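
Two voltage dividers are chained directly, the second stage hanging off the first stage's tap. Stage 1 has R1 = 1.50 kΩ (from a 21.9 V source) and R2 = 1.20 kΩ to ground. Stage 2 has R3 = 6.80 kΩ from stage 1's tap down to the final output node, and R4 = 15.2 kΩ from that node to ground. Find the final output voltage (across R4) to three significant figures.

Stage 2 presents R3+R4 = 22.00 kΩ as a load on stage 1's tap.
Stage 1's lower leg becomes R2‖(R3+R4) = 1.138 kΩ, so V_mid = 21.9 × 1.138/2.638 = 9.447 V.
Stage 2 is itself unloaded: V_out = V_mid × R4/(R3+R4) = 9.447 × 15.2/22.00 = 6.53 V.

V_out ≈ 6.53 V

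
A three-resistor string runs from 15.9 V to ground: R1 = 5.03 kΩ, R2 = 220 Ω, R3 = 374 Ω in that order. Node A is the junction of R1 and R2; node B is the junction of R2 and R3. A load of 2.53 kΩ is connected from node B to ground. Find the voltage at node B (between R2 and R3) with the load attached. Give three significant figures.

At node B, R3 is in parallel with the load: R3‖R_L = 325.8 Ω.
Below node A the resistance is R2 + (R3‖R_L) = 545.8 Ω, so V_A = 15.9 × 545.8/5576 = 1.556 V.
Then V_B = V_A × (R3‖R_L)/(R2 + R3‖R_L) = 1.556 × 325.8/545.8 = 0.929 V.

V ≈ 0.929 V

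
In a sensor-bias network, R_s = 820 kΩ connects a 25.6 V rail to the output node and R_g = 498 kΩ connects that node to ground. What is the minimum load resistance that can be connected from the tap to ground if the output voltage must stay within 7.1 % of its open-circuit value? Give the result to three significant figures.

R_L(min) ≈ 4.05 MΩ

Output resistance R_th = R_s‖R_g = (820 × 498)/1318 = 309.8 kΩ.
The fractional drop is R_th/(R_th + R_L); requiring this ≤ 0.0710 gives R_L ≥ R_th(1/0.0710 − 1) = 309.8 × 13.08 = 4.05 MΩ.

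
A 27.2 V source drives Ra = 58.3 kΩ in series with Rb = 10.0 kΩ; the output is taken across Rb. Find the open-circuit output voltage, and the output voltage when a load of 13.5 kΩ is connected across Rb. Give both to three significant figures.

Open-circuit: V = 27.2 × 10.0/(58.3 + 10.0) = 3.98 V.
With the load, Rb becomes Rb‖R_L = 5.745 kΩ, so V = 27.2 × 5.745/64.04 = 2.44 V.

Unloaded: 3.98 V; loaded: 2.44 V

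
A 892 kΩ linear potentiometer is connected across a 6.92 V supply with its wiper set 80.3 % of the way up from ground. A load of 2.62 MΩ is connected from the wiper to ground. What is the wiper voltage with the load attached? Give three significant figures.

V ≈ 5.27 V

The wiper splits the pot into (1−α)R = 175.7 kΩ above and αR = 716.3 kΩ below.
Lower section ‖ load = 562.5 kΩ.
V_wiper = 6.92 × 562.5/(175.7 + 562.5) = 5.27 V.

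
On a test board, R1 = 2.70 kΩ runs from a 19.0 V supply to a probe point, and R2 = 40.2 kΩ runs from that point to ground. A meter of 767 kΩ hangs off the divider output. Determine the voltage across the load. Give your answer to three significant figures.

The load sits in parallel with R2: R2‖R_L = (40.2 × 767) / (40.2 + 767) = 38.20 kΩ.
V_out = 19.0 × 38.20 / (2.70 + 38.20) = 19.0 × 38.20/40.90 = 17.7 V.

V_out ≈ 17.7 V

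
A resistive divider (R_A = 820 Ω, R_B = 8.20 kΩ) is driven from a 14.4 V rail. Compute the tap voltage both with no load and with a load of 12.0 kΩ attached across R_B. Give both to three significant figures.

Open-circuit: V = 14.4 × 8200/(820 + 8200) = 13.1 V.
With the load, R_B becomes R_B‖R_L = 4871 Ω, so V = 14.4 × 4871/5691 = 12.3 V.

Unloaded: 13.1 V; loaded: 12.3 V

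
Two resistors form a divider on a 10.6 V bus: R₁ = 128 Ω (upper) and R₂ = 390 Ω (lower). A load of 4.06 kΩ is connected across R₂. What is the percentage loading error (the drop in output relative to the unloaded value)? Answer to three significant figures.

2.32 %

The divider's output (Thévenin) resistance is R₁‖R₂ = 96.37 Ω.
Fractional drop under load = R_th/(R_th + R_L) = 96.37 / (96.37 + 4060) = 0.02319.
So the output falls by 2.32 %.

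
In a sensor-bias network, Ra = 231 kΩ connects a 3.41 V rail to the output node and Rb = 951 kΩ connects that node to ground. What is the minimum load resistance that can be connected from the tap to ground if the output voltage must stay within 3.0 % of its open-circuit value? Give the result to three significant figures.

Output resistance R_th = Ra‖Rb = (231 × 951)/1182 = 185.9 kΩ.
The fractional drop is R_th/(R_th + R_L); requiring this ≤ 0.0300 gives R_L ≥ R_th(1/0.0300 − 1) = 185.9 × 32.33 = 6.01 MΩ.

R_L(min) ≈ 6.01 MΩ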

......

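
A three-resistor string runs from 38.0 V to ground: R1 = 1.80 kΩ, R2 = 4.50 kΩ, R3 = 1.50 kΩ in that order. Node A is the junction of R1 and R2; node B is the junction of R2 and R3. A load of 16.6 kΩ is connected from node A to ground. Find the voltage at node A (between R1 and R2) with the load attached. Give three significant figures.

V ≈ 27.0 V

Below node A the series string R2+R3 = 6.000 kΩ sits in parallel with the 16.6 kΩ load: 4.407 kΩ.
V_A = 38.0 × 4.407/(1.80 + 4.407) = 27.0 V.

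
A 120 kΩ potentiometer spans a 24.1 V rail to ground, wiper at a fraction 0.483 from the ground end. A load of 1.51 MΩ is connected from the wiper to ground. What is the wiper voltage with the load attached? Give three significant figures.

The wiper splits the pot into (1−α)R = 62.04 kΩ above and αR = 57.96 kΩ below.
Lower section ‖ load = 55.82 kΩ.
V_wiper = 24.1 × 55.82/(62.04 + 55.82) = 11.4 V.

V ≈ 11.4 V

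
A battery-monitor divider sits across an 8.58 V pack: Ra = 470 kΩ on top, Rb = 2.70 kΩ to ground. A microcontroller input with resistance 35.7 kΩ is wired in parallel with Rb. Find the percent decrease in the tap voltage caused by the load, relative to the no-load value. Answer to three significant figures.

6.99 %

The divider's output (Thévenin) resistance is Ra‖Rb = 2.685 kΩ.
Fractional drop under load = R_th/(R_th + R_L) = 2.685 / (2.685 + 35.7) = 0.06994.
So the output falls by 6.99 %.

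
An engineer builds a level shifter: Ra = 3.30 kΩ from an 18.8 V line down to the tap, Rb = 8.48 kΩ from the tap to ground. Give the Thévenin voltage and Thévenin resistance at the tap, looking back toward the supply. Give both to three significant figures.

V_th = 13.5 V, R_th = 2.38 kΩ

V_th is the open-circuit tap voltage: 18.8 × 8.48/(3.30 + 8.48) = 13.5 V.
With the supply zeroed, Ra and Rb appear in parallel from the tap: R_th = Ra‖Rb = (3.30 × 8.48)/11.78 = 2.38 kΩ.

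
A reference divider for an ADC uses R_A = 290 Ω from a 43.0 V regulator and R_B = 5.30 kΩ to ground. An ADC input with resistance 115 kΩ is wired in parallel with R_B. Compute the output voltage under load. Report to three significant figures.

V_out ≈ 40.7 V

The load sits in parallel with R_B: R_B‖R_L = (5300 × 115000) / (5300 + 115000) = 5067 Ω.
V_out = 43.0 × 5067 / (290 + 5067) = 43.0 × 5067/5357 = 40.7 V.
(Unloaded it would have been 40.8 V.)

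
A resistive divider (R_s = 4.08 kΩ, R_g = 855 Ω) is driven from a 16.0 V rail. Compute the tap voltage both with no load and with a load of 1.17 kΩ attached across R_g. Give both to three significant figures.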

......

TASK TO CARRY OUT :: Using the records above, write out exactly the lines between the one holding "A reference divider" and the one holding "A resistive divider (R_s", inclusive; leave everything else out.

RESULT OF THIS EXERCISE ::
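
A reference divider for an ADC uses R_A = 290 Ω from a 43.0 V regulator and R_B = 5.30 kΩ to ground. An ADC input with resistance 115 kΩ is wired in parallel with R_B. Compute the output voltage under load. Report to three significant figures.

V_out ≈ 40.7 V

The load sits in parallel with R_B: R_B‖R_L = (5300 × 115000) / (5300 + 115000) = 5067 Ω.
V_out = 43.0 × 5067 / (290 + 5067) = 43.0 × 5067/5357 = 40.7 V.
(Unloaded it would have been 40.8 V.)

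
A resistive divider (R_s = 4.08 kΩ, R_g = 855 Ω) is driven from a 16.0 V rail. Compute the tap voltage both with no load and with a load of 1.17 kΩ attached across R_g. Give both to three significant figures.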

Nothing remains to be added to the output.